* **Work order**: Note every line in the entries that contains the string "Answer", and copy it.

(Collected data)

+++

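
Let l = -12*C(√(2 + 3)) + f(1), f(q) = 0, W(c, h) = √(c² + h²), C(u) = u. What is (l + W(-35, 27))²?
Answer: 2674 - 24*√9770 ≈ 301.76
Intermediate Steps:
l = -12*√5 (l = -12*√(2 + 3) + 0 = -12*√5 + 0 = -12*√5 ≈ -26.833)
(l + W(-35, 27))² = (-12*√5 + √((-35)² + 27²))² = (-12*√5 + √(1225 + 729))² = (-12*√5 + √1954)² = (√1954 - 12*√5)²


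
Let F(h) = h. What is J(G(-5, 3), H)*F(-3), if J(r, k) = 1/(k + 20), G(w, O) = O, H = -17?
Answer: -1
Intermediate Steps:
J(r, k) = 1/(20 + k)
J(G(-5, 3), H)*F(-3) = -3/(20 - 17) = -3/3 = (1/3)*(-3) = -1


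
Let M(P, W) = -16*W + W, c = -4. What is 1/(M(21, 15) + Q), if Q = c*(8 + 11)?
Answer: -1/301 ≈ -0.0033223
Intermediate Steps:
M(P, W) = -15*W
Q = -76 (Q = -4*(8 + 11) = -4*19 = -76)
1/(M(21, 15) + Q) = 1/(-15*15 - 76) = 1/(-225 - 76) = 1/(-301) = -1/301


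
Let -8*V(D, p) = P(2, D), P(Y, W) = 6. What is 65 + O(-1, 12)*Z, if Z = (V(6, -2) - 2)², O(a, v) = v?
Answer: 623/4 ≈ 155.75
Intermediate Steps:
V(D, p) = -¾ (V(D, p) = -⅛*6 = -¾)
Z = 121/16 (Z = (-¾ - 2)² = (-11/4)² = 121/16 ≈ 7.5625)
65 + O(-1, 12)*Z = 65 + 12*(121/16) = 65 + 363/4 = 623/4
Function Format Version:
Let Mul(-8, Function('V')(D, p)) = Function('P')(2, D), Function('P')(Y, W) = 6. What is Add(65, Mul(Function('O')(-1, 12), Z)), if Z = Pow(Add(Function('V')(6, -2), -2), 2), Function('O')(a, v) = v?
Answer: Rational(623, 4) ≈ 155.75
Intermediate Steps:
Function('V')(D, p) = Rational(-3, 4) (Function('V')(D, p) = Mul(Rational(-1, 8), 6) = Rational(-3, 4))
Z = Rational(121, 16) (Z = Pow(Add(Rational(-3, 4), -2), 2) = Pow(Rational(-11, 4), 2) = Rational(121, 16) ≈ 7.5625)
Add(65, Mul(Function('O')(-1, 12), Z)) = Add(65, Mul(12, Rational(121, 16))) = Add(65, Rational(363, 4)) = Rational(623, 4)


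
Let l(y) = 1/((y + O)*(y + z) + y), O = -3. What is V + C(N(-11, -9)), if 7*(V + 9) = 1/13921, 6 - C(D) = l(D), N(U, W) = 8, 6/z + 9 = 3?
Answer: -12668067/4190221 ≈ -3.0232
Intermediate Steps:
z = -1 (z = 6/(-9 + 3) = 6/(-6) = 6*(-⅙) = -1)
l(y) = 1/(y + (-1 + y)*(-3 + y)) (l(y) = 1/((y - 3)*(y - 1) + y) = 1/((-3 + y)*(-1 + y) + y) = 1/((-1 + y)*(-3 + y) + y) = 1/(y + (-1 + y)*(-3 + y)))
C(D) = 6 - 1/(3 + D² - 3*D)
V = -877022/97447 (V = -9 + (⅐)/13921 = -9 + (⅐)*(1/13921) = -9 + 1/97447 = -877022/97447 ≈ -9.0000)
V + C(N(-11, -9)) = -877022/97447 + (17 - 18*8 + 6*8²)/(3 + 8² - 3*8) = -877022/97447 + (17 - 144 + 6*64)/(3 + 64 - 24) = -877022/97447 + (17 - 144 + 384)/43 = -877022/97447 + (1/43)*257 = -877022/97447 + 257/43 = -12668067/4190221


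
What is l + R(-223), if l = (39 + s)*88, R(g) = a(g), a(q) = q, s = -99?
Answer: -5503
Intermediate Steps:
R(g) = g
l = -5280 (l = (39 - 99)*88 = -60*88 = -5280)
l + R(-223) = -5280 - 223 = -5503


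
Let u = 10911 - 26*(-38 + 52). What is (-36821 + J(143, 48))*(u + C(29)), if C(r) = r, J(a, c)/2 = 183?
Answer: -385548080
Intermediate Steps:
J(a, c) = 366 (J(a, c) = 2*183 = 366)
u = 10547 (u = 10911 - 26*14 = 10911 - 364 = 10547)
(-36821 + J(143, 48))*(u + C(29)) = (-36821 + 366)*(10547 + 29) = -36455*10576 = -385548080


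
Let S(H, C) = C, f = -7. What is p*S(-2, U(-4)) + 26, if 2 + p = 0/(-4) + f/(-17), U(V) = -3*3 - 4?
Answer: 793/17 ≈ 46.647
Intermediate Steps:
U(V) = -13 (U(V) = -9 - 4 = -13)
p = -27/17 (p = -2 + (0/(-4) - 7/(-17)) = -2 + (0*(-¼) - 7*(-1/17)) = -2 + (0 + 7/17) = -2 + 7/17 = -27/17 ≈ -1.5882)
p*S(-2, U(-4)) + 26 = -27/17*(-13) + 26 = 351/17 + 26 = 793/17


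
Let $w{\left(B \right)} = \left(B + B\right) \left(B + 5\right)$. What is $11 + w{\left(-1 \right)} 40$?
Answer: $-309$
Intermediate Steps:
$w{\left(B \right)} = 2 B \left(5 + B\right)$
$11 + w{\left(-1 \right)} 40 = 11 + 2 \left(-1\right) \left(5 - 1\right) 40 = 11 + 2 \left(-1\right) 4 \cdot 40 = 11 - 320 = -309$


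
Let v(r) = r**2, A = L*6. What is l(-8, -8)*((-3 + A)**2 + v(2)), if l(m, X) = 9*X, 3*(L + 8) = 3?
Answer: -146088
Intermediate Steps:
L = -7 (L = -8 + (1/3)*3 = -8 + 1 = -7)
A = -42 (A = -7*6 = -42)
l(-8, -8)*((-3 + A)**2 + v(2)) = (9*(-8))*((-3 - 42)**2 + 2**2) = -72*((-45)**2 + 4) = -72*(2025 + 4) = -72*2029 = -146088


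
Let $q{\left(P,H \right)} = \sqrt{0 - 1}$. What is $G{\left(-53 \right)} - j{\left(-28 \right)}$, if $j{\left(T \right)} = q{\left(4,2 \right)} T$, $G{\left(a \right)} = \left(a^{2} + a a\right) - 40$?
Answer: $5578 + 28 i \approx 5578.0 + 28.0 i$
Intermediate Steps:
$q{\left(P,H \right)} = i$ ($q{\left(P,H \right)} = \sqrt{-1} = i$)
$G{\left(a \right)} = -40 + 2 a^{2}$ ($G{\left(a \right)} = \left(a^{2} + a^{2}\right) - 40 = 2 a^{2} - 40 = -40 + 2 a^{2}$)
$j{\left(T \right)} = i T$
$G{\left(-53 \right)} - j{\left(-28 \right)} = \left(-40 + 2 \left(-53\right)^{2}\right) - i \left(-28\right) = \left(-40 + 2 \cdot 2809\right) - - 28 i = \left(-40 + 5618\right) + 28 i = 5578 + 28 i$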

+++

* **Response for this exercise**:
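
Answer: 2674 - 24*√9770 ≈ 301.76
Answer: -1
Answer: -1/301 ≈ -0.0033223
Answer: 623/4 ≈ 155.75
Answer: Rational(623, 4) ≈ 155.75
Answer: -12668067/4190221 ≈ -3.0232
Answer: -5503
Answer: -385548080
Answer: 793/17 ≈ 46.647
Answer: $-309$
Answer: -146088
Answer: $5578 + 28 i \approx 5578.0 + 28.0 i$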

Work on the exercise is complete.